▸ How to complete this task
In the entries below, identify every line with the string "What" and copy it.

▸ Study material
◇ ◇ ◇

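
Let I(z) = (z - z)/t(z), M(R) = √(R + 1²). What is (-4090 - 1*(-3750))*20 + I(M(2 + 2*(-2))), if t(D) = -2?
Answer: -6800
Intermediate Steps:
M(R) = √(1 + R) (M(R) = √(R + 1) = √(1 + R))
I(z) = 0 (I(z) = (z - z)/(-2) = 0*(-½) = 0)
(-4090 - 1*(-3750))*20 + I(M(2 + 2*(-2))) = (-4090 - 1*(-3750))*20 + 0 = (-4090 + 3750)*20 + 0 = -340*20 + 0 = -6800 + 0 = -6800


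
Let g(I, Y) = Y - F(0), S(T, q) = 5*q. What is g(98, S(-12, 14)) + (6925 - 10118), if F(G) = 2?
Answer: -3125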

◇ ◇ ◇

▸ Task result
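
Let I(z) = (z - z)/t(z), M(R) = √(R + 1²). What is (-4090 - 1*(-3750))*20 + I(M(2 + 2*(-2))), if t(D) = -2?
Let g(I, Y) = Y - F(0), S(T, q) = 5*q. What is g(98, S(-12, 14)) + (6925 - 10118), if F(G) = 2?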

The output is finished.